> _TASK STATEMENT_
Only the lines of the data below from the one with "- 1,028 kg of" through the one with "units | ¥345,698.40 | Zoria |" are wanted. Repeat them exactly.

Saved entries
- - - - -

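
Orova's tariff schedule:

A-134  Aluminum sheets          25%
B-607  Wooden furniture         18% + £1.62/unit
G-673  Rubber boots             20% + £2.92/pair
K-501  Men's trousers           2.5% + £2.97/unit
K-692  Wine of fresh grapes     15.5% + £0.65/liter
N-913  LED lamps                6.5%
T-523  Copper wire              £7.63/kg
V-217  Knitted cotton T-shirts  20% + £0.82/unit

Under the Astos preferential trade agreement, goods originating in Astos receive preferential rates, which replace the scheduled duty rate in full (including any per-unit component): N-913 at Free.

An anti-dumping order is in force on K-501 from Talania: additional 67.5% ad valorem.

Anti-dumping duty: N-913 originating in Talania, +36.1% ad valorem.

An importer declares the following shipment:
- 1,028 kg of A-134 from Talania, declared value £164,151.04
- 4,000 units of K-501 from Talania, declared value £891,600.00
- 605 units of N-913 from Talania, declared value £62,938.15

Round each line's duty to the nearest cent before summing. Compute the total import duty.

£703,849.41

Line 1 (A-134, Talania, 1,028 kg, £164,151.04):
Base rate for A-134 is 25%.
Duty = £164,151.04 × 25% = £41,037.76.
Line 2 (K-501, Talania, 4,000 units, £891,600.00):
Base rate for K-501 is 2.5% + £2.97/unit.
Additional duty on K-501 from Talania: +67.5%. Applied ad valorem rate: 2.5% + 67.5% = 70%.
Duty = £891,600.00 × 70% + 4,000 × £2.97 = £636,000.00.
Line 3 (N-913, Talania, 605 units, £62,938.15):
Base rate for N-913 is 6.5%.
N-913 has an FTA preferential rate, but origin Talania is not Astos; base rate stands.
Additional duty on N-913 from Talania: +36.1%. Applied ad valorem rate: 6.5% + 36.1% = 42.6%.
Duty = £62,938.15 × 42.6% = £26,811.65.
Total = £41,037.76 + £636,000.00 + £26,811.65 = £703,849.41.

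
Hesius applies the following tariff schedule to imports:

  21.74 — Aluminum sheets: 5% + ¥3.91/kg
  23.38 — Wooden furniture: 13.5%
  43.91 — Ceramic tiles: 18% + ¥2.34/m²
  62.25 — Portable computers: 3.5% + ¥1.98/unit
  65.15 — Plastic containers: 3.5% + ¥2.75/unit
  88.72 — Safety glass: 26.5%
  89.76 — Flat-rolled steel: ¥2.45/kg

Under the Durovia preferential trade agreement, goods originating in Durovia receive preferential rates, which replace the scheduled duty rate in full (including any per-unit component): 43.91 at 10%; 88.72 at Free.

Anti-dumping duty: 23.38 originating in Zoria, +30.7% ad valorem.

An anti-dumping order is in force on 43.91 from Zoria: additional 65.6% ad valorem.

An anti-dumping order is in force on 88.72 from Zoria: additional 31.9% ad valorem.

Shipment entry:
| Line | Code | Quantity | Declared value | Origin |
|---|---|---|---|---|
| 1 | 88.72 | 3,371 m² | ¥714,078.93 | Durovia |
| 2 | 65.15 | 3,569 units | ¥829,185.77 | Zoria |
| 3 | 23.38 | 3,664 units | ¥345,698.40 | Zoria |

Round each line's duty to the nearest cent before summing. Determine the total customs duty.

Line 1 (88.72, Durovia, 3,371 m², ¥714,078.93):
Base rate for 88.72 is 26.5%.
Origin Durovia qualifies under the Hesius–Durovia agreement and 88.72 is covered: preferential rate Free applies instead.
The additional-duty order on 88.72 targets Zoria, not Durovia; it does not apply.
Duty = ¥714,078.93 × 0% = ¥0.00.
Line 2 (65.15, Zoria, 3,569 units, ¥829,185.77):
Base rate for 65.15 is 3.5% + ¥2.75/unit.
Duty = ¥829,185.77 × 3.5% + 3,569 × ¥2.75 = ¥38,836.25.
Line 3 (23.38, Zoria, 3,664 units, ¥345,698.40):
Base rate for 23.38 is 13.5%.
Additional duty on 23.38 from Zoria: +30.7%. Applied ad valorem rate: 13.5% + 30.7% = 44.2%.
Duty = ¥345,698.40 × 44.2% = ¥152,798.69.
Total = ¥0.00 + ¥38,836.25 + ¥152,798.69 = ¥191,634.94.

¥191,634.94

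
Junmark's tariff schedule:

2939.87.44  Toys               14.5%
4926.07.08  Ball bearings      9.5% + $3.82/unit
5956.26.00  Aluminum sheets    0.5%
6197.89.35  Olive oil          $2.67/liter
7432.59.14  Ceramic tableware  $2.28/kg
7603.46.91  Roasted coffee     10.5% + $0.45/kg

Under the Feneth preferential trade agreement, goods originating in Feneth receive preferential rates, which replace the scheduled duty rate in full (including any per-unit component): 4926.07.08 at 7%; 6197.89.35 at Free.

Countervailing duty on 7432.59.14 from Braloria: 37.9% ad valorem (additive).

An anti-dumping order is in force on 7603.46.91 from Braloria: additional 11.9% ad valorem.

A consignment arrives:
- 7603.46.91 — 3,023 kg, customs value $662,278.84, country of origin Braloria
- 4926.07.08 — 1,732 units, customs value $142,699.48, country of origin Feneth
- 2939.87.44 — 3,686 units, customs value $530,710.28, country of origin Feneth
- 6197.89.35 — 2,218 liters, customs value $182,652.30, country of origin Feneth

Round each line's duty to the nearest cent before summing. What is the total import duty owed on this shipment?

$236,652.76

Line 1 (7603.46.91, Braloria, 3,023 kg, $662,278.84):
Base rate for 7603.46.91 is 10.5% + $0.45/kg.
Additional duty on 7603.46.91 from Braloria: +11.9%. Applied ad valorem rate: 10.5% + 11.9% = 22.4%.
Duty = $662,278.84 × 22.4% + 3,023 × $0.45 = $149,710.81.
Line 2 (4926.07.08, Feneth, 1,732 units, $142,699.48):
Base rate for 4926.07.08 is 9.5% + $3.82/unit.
Origin Feneth qualifies under the Junmark–Feneth agreement and 4926.07.08 is covered: preferential rate 7% applies instead.
Duty = $142,699.48 × 7% = $9,988.96.
Line 3 (2939.87.44, Feneth, 3,686 units, $530,710.28):
Base rate for 2939.87.44 is 14.5%.
Origin Feneth is the FTA partner but 2939.87.44 is not on the preference list; base rate stands.
Duty = $530,710.28 × 14.5% = $76,952.99.
Line 4 (6197.89.35, Feneth, 2,218 liters, $182,652.30):
Base rate for 6197.89.35 is $2.67/liter.
Origin Feneth qualifies under the Junmark–Feneth agreement and 6197.89.35 is covered: preferential rate Free applies instead.
Duty = $182,652.30 × 0% = $0.00.
Total = $149,710.81 + $9,988.96 + $76,952.99 + $0.00 = $236,652.76.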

- - - - -

> _ANSWER_
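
- 1,028 kg of A-134 from Talania, declared value £164,151.04
- 4,000 units of K-501 from Talania, declared value £891,600.00
- 605 units of N-913 from Talania, declared value £62,938.15

Round each line's duty to the nearest cent before summing. Compute the total import duty.

£703,849.41

Line 1 (A-134, Talania, 1,028 kg, £164,151.04):
Base rate for A-134 is 25%.
Duty = £164,151.04 × 25% = £41,037.76.
Line 2 (K-501, Talania, 4,000 units, £891,600.00):
Base rate for K-501 is 2.5% + £2.97/unit.
Additional duty on K-501 from Talania: +67.5%. Applied ad valorem rate: 2.5% + 67.5% = 70%.
Duty = £891,600.00 × 70% + 4,000 × £2.97 = £636,000.00.
Line 3 (N-913, Talania, 605 units, £62,938.15):
Base rate for N-913 is 6.5%.
N-913 has an FTA preferential rate, but origin Talania is not Astos; base rate stands.
Additional duty on N-913 from Talania: +36.1%. Applied ad valorem rate: 6.5% + 36.1% = 42.6%.
Duty = £62,938.15 × 42.6% = £26,811.65.
Total = £41,037.76 + £636,000.00 + £26,811.65 = £703,849.41.

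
Hesius applies the following tariff schedule to imports:

  21.74 — Aluminum sheets: 5% + ¥3.91/kg
  23.38 — Wooden furniture: 13.5%
  43.91 — Ceramic tiles: 18% + ¥2.34/m²
  62.25 — Portable computers: 3.5% + ¥1.98/unit
  65.15 — Plastic containers: 3.5% + ¥2.75/unit
  88.72 — Safety glass: 26.5%
  89.76 — Flat-rolled steel: ¥2.45/kg

Under the Durovia preferential trade agreement, goods originating in Durovia receive preferential rates, which replace the scheduled duty rate in full (including any per-unit component): 43.91 at 10%; 88.72 at Free.

Anti-dumping duty: 23.38 originating in Zoria, +30.7% ad valorem.

An anti-dumping order is in force on 43.91 from Zoria: additional 65.6% ad valorem.

An anti-dumping order is in force on 88.72 from Zoria: additional 31.9% ad valorem.

Shipment entry:
| Line | Code | Quantity | Declared value | Origin |
|---|---|---|---|---|
| 1 | 88.72 | 3,371 m² | ¥714,078.93 | Durovia |
| 2 | 65.15 | 3,569 units | ¥829,185.77 | Zoria |
| 3 | 23.38 | 3,664 units | ¥345,698.40 | Zoria |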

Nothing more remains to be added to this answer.